» What the exercise asks
Filtering the records below, copy only those lines that include the word "malfunctions".
#### Input data ####
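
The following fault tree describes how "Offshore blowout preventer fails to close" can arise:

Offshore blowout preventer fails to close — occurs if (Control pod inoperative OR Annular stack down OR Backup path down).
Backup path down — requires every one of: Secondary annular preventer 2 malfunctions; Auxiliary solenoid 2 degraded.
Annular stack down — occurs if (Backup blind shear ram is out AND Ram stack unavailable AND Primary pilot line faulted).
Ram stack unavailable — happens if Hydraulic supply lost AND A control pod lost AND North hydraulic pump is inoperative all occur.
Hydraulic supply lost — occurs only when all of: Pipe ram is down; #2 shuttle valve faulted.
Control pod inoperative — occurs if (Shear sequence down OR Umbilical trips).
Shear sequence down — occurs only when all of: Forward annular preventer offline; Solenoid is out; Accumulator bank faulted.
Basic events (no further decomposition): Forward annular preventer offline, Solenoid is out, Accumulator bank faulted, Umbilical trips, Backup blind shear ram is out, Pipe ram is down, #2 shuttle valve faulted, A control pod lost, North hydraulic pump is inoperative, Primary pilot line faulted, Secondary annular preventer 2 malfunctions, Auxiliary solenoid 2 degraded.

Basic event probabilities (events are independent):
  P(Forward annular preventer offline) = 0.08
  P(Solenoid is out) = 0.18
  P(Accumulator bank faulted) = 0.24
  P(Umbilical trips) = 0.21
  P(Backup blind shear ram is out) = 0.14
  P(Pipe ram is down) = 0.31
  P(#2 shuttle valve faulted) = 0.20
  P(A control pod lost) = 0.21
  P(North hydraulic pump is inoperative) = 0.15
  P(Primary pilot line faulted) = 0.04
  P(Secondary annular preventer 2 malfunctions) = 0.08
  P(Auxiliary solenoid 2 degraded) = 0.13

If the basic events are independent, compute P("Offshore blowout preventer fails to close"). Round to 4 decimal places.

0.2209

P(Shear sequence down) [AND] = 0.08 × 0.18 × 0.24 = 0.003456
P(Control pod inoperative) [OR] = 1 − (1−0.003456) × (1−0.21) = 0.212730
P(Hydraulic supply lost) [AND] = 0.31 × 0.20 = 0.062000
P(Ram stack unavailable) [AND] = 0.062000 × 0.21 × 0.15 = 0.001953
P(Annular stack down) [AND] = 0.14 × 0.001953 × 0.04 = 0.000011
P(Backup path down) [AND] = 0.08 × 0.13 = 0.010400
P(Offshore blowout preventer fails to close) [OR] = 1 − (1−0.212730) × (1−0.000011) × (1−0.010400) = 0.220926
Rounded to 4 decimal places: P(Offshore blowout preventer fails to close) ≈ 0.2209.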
####
#### Input data ####
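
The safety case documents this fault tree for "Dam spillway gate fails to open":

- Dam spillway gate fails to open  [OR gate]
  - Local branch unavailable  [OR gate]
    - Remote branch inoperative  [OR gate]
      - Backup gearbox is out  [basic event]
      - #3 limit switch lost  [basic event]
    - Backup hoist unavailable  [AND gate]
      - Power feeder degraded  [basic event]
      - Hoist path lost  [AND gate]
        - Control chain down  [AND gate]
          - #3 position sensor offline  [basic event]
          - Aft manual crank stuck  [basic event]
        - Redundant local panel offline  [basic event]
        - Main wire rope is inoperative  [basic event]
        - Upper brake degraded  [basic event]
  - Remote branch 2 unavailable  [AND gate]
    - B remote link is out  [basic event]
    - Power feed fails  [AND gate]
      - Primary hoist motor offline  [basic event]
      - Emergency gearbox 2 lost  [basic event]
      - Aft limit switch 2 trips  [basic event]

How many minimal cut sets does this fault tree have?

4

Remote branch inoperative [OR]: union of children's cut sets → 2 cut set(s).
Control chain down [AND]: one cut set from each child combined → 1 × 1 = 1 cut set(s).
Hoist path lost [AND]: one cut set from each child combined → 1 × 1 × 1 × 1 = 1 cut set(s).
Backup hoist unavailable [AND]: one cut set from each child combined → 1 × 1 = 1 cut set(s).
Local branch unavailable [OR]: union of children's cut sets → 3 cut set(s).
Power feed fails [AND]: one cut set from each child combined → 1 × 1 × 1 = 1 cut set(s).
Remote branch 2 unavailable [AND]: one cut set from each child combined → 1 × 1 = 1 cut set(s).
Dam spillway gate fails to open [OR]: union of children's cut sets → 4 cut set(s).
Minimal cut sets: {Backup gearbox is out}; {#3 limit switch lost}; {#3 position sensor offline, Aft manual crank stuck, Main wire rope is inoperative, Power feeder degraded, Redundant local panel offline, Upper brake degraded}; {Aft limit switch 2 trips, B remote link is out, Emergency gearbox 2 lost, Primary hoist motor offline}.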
####
» Exercise solution
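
Backup path down — requires every one of: Secondary annular preventer 2 malfunctions; Auxiliary solenoid 2 degraded.
Basic events (no further decomposition): Forward annular preventer offline, Solenoid is out, Accumulator bank faulted, Umbilical trips, Backup blind shear ram is out, Pipe ram is down, #2 shuttle valve faulted, A control pod lost, North hydraulic pump is inoperative, Primary pilot line faulted, Secondary annular preventer 2 malfunctions, Auxiliary solenoid 2 degraded.
  P(Secondary annular preventer 2 malfunctions) = 0.08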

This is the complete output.